→ Task details: The records that follow must be transcribed exactly, each one in full.

→ Data under study:
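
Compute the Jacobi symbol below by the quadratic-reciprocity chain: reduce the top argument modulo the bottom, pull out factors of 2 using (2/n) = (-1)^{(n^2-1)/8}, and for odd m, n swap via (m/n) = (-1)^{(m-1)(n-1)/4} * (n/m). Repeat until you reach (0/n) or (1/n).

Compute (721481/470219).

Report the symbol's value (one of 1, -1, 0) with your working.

-1

(721481/470219): 721481 mod 470219 = 251262, so (721481/470219) = (251262/470219)
factor out 2^1: 251262 = 2^1·125631; with 470219 mod 8 = 3, (2/470219) = -1; sign now -1; continue with (125631/470219)
flip (125631/470219) -> (470219/125631): both odd, 125631 mod 4 = 3, 470219 mod 4 = 3, so the flip contributes -1; sign now +1
(470219/125631): 470219 mod 125631 = 93326, so (470219/125631) = (93326/125631)
factor out 2^1: 93326 = 2^1·46663; with 125631 mod 8 = 7, (2/125631) = +1; sign now +1; continue with (46663/125631)
flip (46663/125631) -> (125631/46663): both odd, 46663 mod 4 = 3, 125631 mod 4 = 3, so the flip contributes -1; sign now -1
(125631/46663): 125631 mod 46663 = 32305, so (125631/46663) = (32305/46663)
flip (32305/46663) -> (46663/32305): both odd, 32305 mod 4 = 1, 46663 mod 4 = 3, so the flip contributes +1; sign now -1
(46663/32305): 46663 mod 32305 = 14358, so (46663/32305) = (14358/32305)
factor out 2^1: 14358 = 2^1·7179; with 32305 mod 8 = 1, (2/32305) = +1; sign now -1; continue with (7179/32305)
flip (7179/32305) -> (32305/7179): both odd, 7179 mod 4 = 3, 32305 mod 4 = 1, so the flip contributes +1; sign now -1
(32305/7179): 32305 mod 7179 = 3589, so (32305/7179) = (3589/7179)
flip (3589/7179) -> (7179/3589): both odd, 3589 mod 4 = 1, 7179 mod 4 = 3, so the flip contributes +1; sign now -1
(7179/3589): 7179 mod 3589 = 1, so (7179/3589) = (1/3589)
reached (1/3589) = 1, so the symbol is -1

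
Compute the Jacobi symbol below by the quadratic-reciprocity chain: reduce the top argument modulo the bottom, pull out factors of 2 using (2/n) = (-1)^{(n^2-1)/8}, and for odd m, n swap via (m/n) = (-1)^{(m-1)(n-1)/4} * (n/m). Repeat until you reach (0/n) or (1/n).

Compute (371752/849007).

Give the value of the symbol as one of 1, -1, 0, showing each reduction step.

-1

factor out 2^3: 371752 = 2^3·46469; with 849007 mod 8 = 7, (2/849007) = +1; sign now +1; continue with (46469/849007)
flip (46469/849007) -> (849007/46469): both odd, 46469 mod 4 = 1, 849007 mod 4 = 3, so the flip contributes +1; sign now +1
(849007/46469): 849007 mod 46469 = 12565, so (849007/46469) = (12565/46469)
flip (12565/46469) -> (46469/12565): both odd, 12565 mod 4 = 1, 46469 mod 4 = 1, so the flip contributes +1; sign now +1
(46469/12565): 46469 mod 12565 = 8774, so (46469/12565) = (8774/12565)
factor out 2^1: 8774 = 2^1·4387; with 12565 mod 8 = 5, (2/12565) = -1; sign now -1; continue with (4387/12565)
flip (4387/12565) -> (12565/4387): both odd, 4387 mod 4 = 3, 12565 mod 4 = 1, so the flip contributes +1; sign now -1
(12565/4387): 12565 mod 4387 = 3791, so (12565/4387) = (3791/4387)
flip (3791/4387) -> (4387/3791): both odd, 3791 mod 4 = 3, 4387 mod 4 = 3, so the flip contributes -1; sign now +1
(4387/3791): 4387 mod 3791 = 596, so (4387/3791) = (596/3791)
factor out 2^2: 596 = 2^2·149; with 3791 mod 8 = 7, (2/3791) = +1; sign now +1; continue with (149/3791)
flip (149/3791) -> (3791/149): both odd, 149 mod 4 = 1, 3791 mod 4 = 3, so the flip contributes +1; sign now +1
(3791/149): 3791 mod 149 = 66, so (3791/149) = (66/149)
factor out 2^1: 66 = 2^1·33; with 149 mod 8 = 5, (2/149) = -1; sign now -1; continue with (33/149)
flip (33/149) -> (149/33): both odd, 33 mod 4 = 1, 149 mod 4 = 1, so the flip contributes +1; sign now -1
(149/33): 149 mod 33 = 17, so (149/33) = (17/33)
flip (17/33) -> (33/17): both odd, 17 mod 4 = 1, 33 mod 4 = 1, so the flip contributes +1; sign now -1
(33/17): 33 mod 17 = 16, so (33/17) = (16/17)
factor out 2^4: 16 = 2^4·1; with 17 mod 8 = 1, (2/17) = +1; sign now -1; continue with (1/17)
reached (1/17) = 1, so the symbol is -1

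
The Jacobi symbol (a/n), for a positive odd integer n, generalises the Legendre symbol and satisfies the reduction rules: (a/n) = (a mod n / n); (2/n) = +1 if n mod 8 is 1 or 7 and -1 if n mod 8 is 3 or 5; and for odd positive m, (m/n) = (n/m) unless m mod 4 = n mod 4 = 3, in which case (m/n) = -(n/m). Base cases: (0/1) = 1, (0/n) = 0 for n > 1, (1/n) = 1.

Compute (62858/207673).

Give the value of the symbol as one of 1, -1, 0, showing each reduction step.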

→ Task result:
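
Compute the Jacobi symbol below by the quadratic-reciprocity chain: reduce the top argument modulo the bottom, pull out factors of 2 using (2/n) = (-1)^{(n^2-1)/8}, and for odd m, n swap via (m/n) = (-1)^{(m-1)(n-1)/4} * (n/m). Repeat until you reach (0/n) or (1/n).

Compute (721481/470219).

Report the symbol's value (one of 1, -1, 0) with your working.

-1

(721481/470219): 721481 mod 470219 = 251262, so (721481/470219) = (251262/470219)
factor out 2^1: 251262 = 2^1·125631; with 470219 mod 8 = 3, (2/470219) = -1; sign now -1; continue with (125631/470219)
flip (125631/470219) -> (470219/125631): both odd, 125631 mod 4 = 3, 470219 mod 4 = 3, so the flip contributes -1; sign now +1
(470219/125631): 470219 mod 125631 = 93326, so (470219/125631) = (93326/125631)
factor out 2^1: 93326 = 2^1·46663; with 125631 mod 8 = 7, (2/125631) = +1; sign now +1; continue with (46663/125631)
flip (46663/125631) -> (125631/46663): both odd, 46663 mod 4 = 3, 125631 mod 4 = 3, so the flip contributes -1; sign now -1
(125631/46663): 125631 mod 46663 = 32305, so (125631/46663) = (32305/46663)
flip (32305/46663) -> (46663/32305): both odd, 32305 mod 4 = 1, 46663 mod 4 = 3, so the flip contributes +1; sign now -1
(46663/32305): 46663 mod 32305 = 14358, so (46663/32305) = (14358/32305)
factor out 2^1: 14358 = 2^1·7179; with 32305 mod 8 = 1, (2/32305) = +1; sign now -1; continue with (7179/32305)
flip (7179/32305) -> (32305/7179): both odd, 7179 mod 4 = 3, 32305 mod 4 = 1, so the flip contributes +1; sign now -1
(32305/7179): 32305 mod 7179 = 3589, so (32305/7179) = (3589/7179)
flip (3589/7179) -> (7179/3589): both odd, 3589 mod 4 = 1, 7179 mod 4 = 3, so the flip contributes +1; sign now -1
(7179/3589): 7179 mod 3589 = 1, so (7179/3589) = (1/3589)
reached (1/3589) = 1, so the symbol is -1

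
Compute the Jacobi symbol below by the quadratic-reciprocity chain: reduce the top argument modulo the bottom, pull out factors of 2 using (2/n) = (-1)^{(n^2-1)/8}, and for odd m, n swap via (m/n) = (-1)^{(m-1)(n-1)/4} * (n/m). Repeat until you reach (0/n) or (1/n).

Compute (371752/849007).

Give the value of the symbol as one of 1, -1, 0, showing each reduction step.

-1

factor out 2^3: 371752 = 2^3·46469; with 849007 mod 8 = 7, (2/849007) = +1; sign now +1; continue with (46469/849007)
flip (46469/849007) -> (849007/46469): both odd, 46469 mod 4 = 1, 849007 mod 4 = 3, so the flip contributes +1; sign now +1
(849007/46469): 849007 mod 46469 = 12565, so (849007/46469) = (12565/46469)
flip (12565/46469) -> (46469/12565): both odd, 12565 mod 4 = 1, 46469 mod 4 = 1, so the flip contributes +1; sign now +1
(46469/12565): 46469 mod 12565 = 8774, so (46469/12565) = (8774/12565)
factor out 2^1: 8774 = 2^1·4387; with 12565 mod 8 = 5, (2/12565) = -1; sign now -1; continue with (4387/12565)
flip (4387/12565) -> (12565/4387): both odd, 4387 mod 4 = 3, 12565 mod 4 = 1, so the flip contributes +1; sign now -1
(12565/4387): 12565 mod 4387 = 3791, so (12565/4387) = (3791/4387)
flip (3791/4387) -> (4387/3791): both odd, 3791 mod 4 = 3, 4387 mod 4 = 3, so the flip contributes -1; sign now +1
(4387/3791): 4387 mod 3791 = 596, so (4387/3791) = (596/3791)
factor out 2^2: 596 = 2^2·149; with 3791 mod 8 = 7, (2/3791) = +1; sign now +1; continue with (149/3791)
flip (149/3791) -> (3791/149): both odd, 149 mod 4 = 1, 3791 mod 4 = 3, so the flip contributes +1; sign now +1
(3791/149): 3791 mod 149 = 66, so (3791/149) = (66/149)
factor out 2^1: 66 = 2^1·33; with 149 mod 8 = 5, (2/149) = -1; sign now -1; continue with (33/149)
flip (33/149) -> (149/33): both odd, 33 mod 4 = 1, 149 mod 4 = 1, so the flip contributes +1; sign now -1
(149/33): 149 mod 33 = 17, so (149/33) = (17/33)
flip (17/33) -> (33/17): both odd, 17 mod 4 = 1, 33 mod 4 = 1, so the flip contributes +1; sign now -1
(33/17): 33 mod 17 = 16, so (33/17) = (16/17)
factor out 2^4: 16 = 2^4·1; with 17 mod 8 = 1, (2/17) = +1; sign now -1; continue with (1/17)
reached (1/17) = 1, so the symbol is -1

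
The Jacobi symbol (a/n), for a positive odd integer n, generalises the Legendre symbol and satisfies the reduction rules: (a/n) = (a mod n / n); (2/n) = +1 if n mod 8 is 1 or 7 and -1 if n mod 8 is 3 or 5; and for odd positive m, (m/n) = (n/m) unless m mod 4 = n mod 4 = 3, in which case (m/n) = -(n/m). Base cases: (0/1) = 1, (0/n) = 0 for n > 1, (1/n) = 1.

Compute (62858/207673).

Give the value of the symbol as one of 1, -1, 0, showing each reduction step.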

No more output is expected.